## Directions for this task
Retype the whole listing exactly.

## Dataset
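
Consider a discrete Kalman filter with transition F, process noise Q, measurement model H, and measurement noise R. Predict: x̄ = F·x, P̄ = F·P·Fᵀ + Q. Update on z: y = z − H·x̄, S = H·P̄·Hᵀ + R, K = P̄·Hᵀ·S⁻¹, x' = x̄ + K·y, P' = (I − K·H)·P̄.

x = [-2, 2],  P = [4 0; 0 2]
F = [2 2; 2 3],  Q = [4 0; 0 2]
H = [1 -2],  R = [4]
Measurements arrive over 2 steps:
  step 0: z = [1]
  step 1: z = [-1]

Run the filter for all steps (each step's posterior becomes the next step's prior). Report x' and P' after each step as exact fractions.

step 0: x' = [-35/16, -23/16], P' = [63/4 35/4; 35/4 23/4]
step 1: x' = [163/622, 174/311], P' = [5660/311 3250/311; 3250/311 2142/311]

step 0: x̄ = F·x = [0, 2]
step 0: P̄ = F·P·Fᵀ + Q = [28 28; 28 36]
step 0: y = z − H·x̄ = [5]
step 0: S = H·P̄·Hᵀ + R = [64]
step 0: K = P̄·Hᵀ·S⁻¹ = [-7/16; -11/16]
step 0: x' = x̄ + K·y = [-35/16, -23/16]
step 0: P' = (I − K·H)·P̄ = [63/4 35/4; 35/4 23/4]
step 1: x̄ = F·x = [-29/4, -139/16]
step 1: P̄ = F·P·Fᵀ + Q = [160 185; 185 887/4]
step 1: y = z − H·x̄ = [-89/8]
step 1: S = H·P̄·Hᵀ + R = [311]
step 1: K = P̄·Hᵀ·S⁻¹ = [-210/311; -517/622]
step 1: x' = x̄ + K·y = [163/622, 174/311]
step 1: P' = (I − K·H)·P̄ = [5660/311 3250/311; 3250/311 2142/311]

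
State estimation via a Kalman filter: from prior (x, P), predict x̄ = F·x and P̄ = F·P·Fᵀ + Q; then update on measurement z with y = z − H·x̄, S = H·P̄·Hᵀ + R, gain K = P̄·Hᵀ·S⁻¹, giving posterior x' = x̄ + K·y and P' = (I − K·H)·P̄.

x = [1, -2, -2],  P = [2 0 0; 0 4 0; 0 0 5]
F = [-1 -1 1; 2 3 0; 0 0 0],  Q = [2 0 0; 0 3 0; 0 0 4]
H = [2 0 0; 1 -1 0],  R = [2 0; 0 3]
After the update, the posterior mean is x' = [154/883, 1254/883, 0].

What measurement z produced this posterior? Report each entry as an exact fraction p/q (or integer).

x̄ = F·x = [-1, -4, 0]
P̄ = F·P·Fᵀ + Q = [13 -16 0; -16 47 0; 0 0 4]
S = H·P̄·Hᵀ + R = [54 58; 58 95]
K = P̄·Hᵀ·S⁻¹ = [394/883 29/883; 307/883 -773/883; 0 0]
x' − x̄ = [1037/883, 4786/883, 0] = K·y
y = (KᵀK)⁻¹·Kᵀ·(x' − x̄) = [3, -5]
z = y + H·x̄ = [3, -5] + [-2, 3] = [1, -2]

z = [1, -2]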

## Reply
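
Consider a discrete Kalman filter with transition F, process noise Q, measurement model H, and measurement noise R. Predict: x̄ = F·x, P̄ = F·P·Fᵀ + Q. Update on z: y = z − H·x̄, S = H·P̄·Hᵀ + R, K = P̄·Hᵀ·S⁻¹, x' = x̄ + K·y, P' = (I − K·H)·P̄.

x = [-2, 2],  P = [4 0; 0 2]
F = [2 2; 2 3],  Q = [4 0; 0 2]
H = [1 -2],  R = [4]
Measurements arrive over 2 steps:
  step 0: z = [1]
  step 1: z = [-1]

Run the filter for all steps (each step's posterior becomes the next step's prior). Report x' and P' after each step as exact fractions.

step 0: x' = [-35/16, -23/16], P' = [63/4 35/4; 35/4 23/4]
step 1: x' = [163/622, 174/311], P' = [5660/311 3250/311; 3250/311 2142/311]

step 0: x̄ = F·x = [0, 2]
step 0: P̄ = F·P·Fᵀ + Q = [28 28; 28 36]
step 0: y = z − H·x̄ = [5]
step 0: S = H·P̄·Hᵀ + R = [64]
step 0: K = P̄·Hᵀ·S⁻¹ = [-7/16; -11/16]
step 0: x' = x̄ + K·y = [-35/16, -23/16]
step 0: P' = (I − K·H)·P̄ = [63/4 35/4; 35/4 23/4]
step 1: x̄ = F·x = [-29/4, -139/16]
step 1: P̄ = F·P·Fᵀ + Q = [160 185; 185 887/4]
step 1: y = z − H·x̄ = [-89/8]
step 1: S = H·P̄·Hᵀ + R = [311]
step 1: K = P̄·Hᵀ·S⁻¹ = [-210/311; -517/622]
step 1: x' = x̄ + K·y = [163/622, 174/311]
step 1: P' = (I − K·H)·P̄ = [5660/311 3250/311; 3250/311 2142/311]

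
State estimation via a Kalman filter: from prior (x, P), predict x̄ = F·x and P̄ = F·P·Fᵀ + Q; then update on measurement z with y = z − H·x̄, S = H·P̄·Hᵀ + R, gain K = P̄·Hᵀ·S⁻¹, giving posterior x' = x̄ + K·y and P' = (I − K·H)·P̄.

x = [1, -2, -2],  P = [2 0 0; 0 4 0; 0 0 5]
F = [-1 -1 1; 2 3 0; 0 0 0],  Q = [2 0 0; 0 3 0; 0 0 4]
H = [2 0 0; 1 -1 0],  R = [2 0; 0 3]
After the update, the posterior mean is x' = [154/883, 1254/883, 0].

What measurement z produced this posterior? Report each entry as an exact fraction p/q (or integer).

x̄ = F·x = [-1, -4, 0]
P̄ = F·P·Fᵀ + Q = [13 -16 0; -16 47 0; 0 0 4]
S = H·P̄·Hᵀ + R = [54 58; 58 95]
K = P̄·Hᵀ·S⁻¹ = [394/883 29/883; 307/883 -773/883; 0 0]
x' − x̄ = [1037/883, 4786/883, 0] = K·y
y = (KᵀK)⁻¹·Kᵀ·(x' − x̄) = [3, -5]
z = y + H·x̄ = [3, -5] + [-2, 3] = [1, -2]

z = [1, -2]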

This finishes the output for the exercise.